• _Stored items_:
==================================================

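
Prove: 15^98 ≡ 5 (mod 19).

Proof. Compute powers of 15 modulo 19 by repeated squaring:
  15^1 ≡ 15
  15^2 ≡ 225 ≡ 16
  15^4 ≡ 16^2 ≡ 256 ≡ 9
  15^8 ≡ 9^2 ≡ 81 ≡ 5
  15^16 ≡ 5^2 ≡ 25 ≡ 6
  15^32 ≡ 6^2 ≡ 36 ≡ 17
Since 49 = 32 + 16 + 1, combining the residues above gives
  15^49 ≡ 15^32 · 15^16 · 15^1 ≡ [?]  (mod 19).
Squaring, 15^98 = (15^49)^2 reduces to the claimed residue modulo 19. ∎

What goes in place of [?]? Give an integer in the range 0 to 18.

10

Multiply the listed residues: 17 · 6 · 15 = 102 → 1530.
Reducing modulo 19: 1530 = 80·19 + 10, so 15^49 ≡ 10.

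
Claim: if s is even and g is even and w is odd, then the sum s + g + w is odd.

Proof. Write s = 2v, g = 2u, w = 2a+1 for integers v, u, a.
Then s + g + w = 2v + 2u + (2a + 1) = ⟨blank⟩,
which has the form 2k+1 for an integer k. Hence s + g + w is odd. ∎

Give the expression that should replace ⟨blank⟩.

2(a + u + v) + 1

2v + 2u + (2a + 1) = 2a + 2u + 2v + 1
= 2(a + u + v) + 1.
Since a + u + v is an integer, the sum is of the form 2k+1 for an integer k.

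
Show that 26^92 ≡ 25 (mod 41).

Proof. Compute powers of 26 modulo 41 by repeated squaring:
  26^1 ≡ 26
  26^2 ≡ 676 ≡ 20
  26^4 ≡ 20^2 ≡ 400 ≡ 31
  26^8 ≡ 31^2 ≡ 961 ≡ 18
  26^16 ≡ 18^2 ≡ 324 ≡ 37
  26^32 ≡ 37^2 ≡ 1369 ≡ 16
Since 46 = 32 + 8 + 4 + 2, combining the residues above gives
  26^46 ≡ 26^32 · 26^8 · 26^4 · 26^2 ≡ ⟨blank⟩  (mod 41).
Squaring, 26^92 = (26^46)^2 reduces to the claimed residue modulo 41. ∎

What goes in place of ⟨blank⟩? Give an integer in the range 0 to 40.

Multiply the listed residues: 16 · 18 · 31 · 20 = 288 → 8928 → 178560.
Reducing modulo 41: 178560 = 4355·41 + 5, so 26^46 ≡ 5.

5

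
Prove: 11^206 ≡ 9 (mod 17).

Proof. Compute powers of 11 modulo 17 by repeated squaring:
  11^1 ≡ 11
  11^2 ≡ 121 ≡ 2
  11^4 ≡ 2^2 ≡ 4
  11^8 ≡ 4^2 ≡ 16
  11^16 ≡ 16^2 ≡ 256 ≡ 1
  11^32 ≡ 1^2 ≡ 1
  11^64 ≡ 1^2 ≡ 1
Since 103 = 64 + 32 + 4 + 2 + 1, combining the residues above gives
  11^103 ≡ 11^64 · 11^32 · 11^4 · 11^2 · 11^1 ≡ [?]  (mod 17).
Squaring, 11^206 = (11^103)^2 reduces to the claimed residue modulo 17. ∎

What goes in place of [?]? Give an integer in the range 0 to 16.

3

Multiply the listed residues: 1 · 1 · 4 · 2 · 11 = 1 → 4 → 8 → 88.
Reducing modulo 17: 88 = 5·17 + 3, so 11^103 ≡ 3.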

==================================================

• _Required work_: Search the entries for the line holding "range 0 to 16.". Return that line and the ones after it through the last, exactly.

• _Output_:
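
What goes in place of [?]? Give an integer in the range 0 to 16.

3

Multiply the listed residues: 1 · 1 · 4 · 2 · 11 = 1 → 4 → 8 → 88.
Reducing modulo 17: 88 = 5·17 + 3, so 11^103 ≡ 3.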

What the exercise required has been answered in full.